## AIM OF THE TASK
Please filter the data below down to the lines holding the string "state".

## DATA TO USE
------------------------
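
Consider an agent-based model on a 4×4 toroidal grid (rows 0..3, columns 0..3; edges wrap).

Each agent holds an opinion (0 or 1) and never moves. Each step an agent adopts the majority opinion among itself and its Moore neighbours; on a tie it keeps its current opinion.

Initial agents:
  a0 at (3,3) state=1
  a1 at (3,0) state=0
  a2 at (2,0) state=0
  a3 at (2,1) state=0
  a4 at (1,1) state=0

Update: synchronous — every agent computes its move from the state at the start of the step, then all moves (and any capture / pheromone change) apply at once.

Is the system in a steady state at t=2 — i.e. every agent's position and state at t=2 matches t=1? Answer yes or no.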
------------------------
## OUTPUT BELOW
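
  a0 at (3,3) state=1
  a1 at (3,0) state=0
  a2 at (2,0) state=0
  a3 at (2,1) state=0
  a4 at (1,1) state=0
Update: synchronous — every agent computes its move from the state at the start of the step, then all moves (and any capture / pheromone change) apply at once.
Is the system in a steady state at t=2 — i.e. every agent's position and state at t=2 matches t=1? Answer yes or no.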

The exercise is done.